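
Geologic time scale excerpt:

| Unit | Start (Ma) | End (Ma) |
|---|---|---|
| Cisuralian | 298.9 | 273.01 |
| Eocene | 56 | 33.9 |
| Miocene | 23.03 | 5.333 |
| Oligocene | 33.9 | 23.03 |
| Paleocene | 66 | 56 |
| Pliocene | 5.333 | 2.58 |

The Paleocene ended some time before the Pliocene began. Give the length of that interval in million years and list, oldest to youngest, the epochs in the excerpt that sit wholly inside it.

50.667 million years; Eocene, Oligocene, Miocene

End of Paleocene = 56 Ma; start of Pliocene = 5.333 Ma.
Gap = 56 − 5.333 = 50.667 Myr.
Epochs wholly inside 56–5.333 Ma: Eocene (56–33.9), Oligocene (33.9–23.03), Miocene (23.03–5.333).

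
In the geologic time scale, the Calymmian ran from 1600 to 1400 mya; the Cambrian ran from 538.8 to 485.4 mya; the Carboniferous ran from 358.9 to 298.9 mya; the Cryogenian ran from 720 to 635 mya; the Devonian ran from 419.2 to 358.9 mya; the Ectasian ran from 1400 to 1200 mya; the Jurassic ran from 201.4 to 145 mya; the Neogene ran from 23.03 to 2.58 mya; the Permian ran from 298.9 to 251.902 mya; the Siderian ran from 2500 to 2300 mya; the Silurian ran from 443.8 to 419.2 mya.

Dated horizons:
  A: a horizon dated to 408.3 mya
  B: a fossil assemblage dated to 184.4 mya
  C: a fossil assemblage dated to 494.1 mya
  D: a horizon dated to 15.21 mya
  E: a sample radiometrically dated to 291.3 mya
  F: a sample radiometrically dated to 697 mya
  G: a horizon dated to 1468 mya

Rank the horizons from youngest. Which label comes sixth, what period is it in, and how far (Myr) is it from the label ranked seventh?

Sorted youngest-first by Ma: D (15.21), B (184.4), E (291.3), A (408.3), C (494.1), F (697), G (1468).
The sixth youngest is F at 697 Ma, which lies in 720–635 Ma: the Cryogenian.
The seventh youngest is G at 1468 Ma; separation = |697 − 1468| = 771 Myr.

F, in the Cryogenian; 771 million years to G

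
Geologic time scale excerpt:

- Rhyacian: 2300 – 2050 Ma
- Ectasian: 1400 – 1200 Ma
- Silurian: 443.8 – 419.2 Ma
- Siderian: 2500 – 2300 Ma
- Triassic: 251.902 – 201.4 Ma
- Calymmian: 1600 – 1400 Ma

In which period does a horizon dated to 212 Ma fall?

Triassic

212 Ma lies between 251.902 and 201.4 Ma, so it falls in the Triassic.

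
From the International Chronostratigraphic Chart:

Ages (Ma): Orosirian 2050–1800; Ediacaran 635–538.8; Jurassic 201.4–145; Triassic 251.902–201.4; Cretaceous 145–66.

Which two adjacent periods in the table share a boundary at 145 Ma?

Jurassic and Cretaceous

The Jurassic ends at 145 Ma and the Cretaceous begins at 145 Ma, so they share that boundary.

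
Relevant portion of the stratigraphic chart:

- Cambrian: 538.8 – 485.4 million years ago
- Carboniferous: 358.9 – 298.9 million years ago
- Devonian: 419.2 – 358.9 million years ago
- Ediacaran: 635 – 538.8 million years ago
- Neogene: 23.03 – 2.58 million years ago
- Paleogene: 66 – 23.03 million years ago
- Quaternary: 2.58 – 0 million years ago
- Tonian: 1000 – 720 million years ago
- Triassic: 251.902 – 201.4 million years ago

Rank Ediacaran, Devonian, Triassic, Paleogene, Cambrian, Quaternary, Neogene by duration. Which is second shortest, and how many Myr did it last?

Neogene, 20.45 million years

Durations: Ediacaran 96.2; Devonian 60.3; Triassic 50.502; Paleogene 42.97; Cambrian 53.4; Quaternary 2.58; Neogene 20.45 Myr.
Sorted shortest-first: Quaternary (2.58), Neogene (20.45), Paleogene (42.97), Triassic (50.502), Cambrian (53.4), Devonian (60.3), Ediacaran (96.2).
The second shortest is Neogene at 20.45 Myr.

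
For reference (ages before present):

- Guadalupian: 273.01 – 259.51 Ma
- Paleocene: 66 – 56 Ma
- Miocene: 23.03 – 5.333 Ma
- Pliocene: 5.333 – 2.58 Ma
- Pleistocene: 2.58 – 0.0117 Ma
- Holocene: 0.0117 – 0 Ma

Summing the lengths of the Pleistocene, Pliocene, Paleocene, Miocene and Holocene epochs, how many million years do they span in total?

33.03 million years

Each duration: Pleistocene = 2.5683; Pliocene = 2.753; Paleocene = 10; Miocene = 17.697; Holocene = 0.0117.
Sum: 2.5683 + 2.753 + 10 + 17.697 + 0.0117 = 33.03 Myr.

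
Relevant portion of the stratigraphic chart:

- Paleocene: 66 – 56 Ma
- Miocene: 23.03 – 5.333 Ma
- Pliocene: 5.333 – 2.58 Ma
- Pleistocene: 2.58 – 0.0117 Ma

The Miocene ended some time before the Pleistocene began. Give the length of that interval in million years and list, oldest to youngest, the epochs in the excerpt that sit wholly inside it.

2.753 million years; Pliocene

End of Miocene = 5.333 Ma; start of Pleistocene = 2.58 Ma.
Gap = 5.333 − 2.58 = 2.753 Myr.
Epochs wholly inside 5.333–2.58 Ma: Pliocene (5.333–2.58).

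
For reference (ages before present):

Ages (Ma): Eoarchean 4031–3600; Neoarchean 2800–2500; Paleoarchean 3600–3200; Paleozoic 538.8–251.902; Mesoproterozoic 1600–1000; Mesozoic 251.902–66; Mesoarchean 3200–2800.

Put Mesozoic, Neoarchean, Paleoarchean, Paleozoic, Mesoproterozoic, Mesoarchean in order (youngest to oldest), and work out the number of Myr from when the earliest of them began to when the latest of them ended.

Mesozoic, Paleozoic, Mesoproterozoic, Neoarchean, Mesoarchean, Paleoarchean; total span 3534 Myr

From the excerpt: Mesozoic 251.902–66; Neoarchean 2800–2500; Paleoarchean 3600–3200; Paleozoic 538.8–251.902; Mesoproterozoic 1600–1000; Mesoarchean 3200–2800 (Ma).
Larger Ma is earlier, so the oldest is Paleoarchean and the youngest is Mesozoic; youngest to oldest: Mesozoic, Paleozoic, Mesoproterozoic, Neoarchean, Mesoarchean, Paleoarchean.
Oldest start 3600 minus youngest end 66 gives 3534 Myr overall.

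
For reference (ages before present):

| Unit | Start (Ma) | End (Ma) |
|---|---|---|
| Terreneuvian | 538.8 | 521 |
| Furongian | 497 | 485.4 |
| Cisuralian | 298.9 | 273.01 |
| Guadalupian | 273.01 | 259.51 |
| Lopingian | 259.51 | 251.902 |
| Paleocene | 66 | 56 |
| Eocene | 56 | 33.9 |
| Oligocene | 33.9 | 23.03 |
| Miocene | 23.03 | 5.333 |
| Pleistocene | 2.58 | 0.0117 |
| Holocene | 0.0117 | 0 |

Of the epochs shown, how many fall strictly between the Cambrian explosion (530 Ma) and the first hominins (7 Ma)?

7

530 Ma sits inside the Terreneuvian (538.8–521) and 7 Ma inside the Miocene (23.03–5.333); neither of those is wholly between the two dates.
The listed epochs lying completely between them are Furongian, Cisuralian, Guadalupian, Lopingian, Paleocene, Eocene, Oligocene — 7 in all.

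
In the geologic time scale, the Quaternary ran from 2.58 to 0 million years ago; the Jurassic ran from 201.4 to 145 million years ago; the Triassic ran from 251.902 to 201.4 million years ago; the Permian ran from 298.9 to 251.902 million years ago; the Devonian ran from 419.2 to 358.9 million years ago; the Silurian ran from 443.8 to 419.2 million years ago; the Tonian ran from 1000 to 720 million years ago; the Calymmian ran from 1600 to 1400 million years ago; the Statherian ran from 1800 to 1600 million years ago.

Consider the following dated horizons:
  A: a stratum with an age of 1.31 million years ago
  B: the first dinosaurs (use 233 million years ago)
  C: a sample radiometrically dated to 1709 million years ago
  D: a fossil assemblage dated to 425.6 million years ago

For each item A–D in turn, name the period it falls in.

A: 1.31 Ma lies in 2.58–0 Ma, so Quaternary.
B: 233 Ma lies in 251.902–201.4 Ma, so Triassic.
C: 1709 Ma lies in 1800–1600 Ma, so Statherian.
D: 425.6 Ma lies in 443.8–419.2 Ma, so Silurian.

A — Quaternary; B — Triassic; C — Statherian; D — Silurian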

- ACTIVITY
Your answer should be the lines of the records that hold the string "assemblage".

- EXERCISE SOLUTION
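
  B: a fossil assemblage dated to 184.4 mya
  C: a fossil assemblage dated to 494.1 mya
  D: a fossil assemblage dated to 425.6 million years ago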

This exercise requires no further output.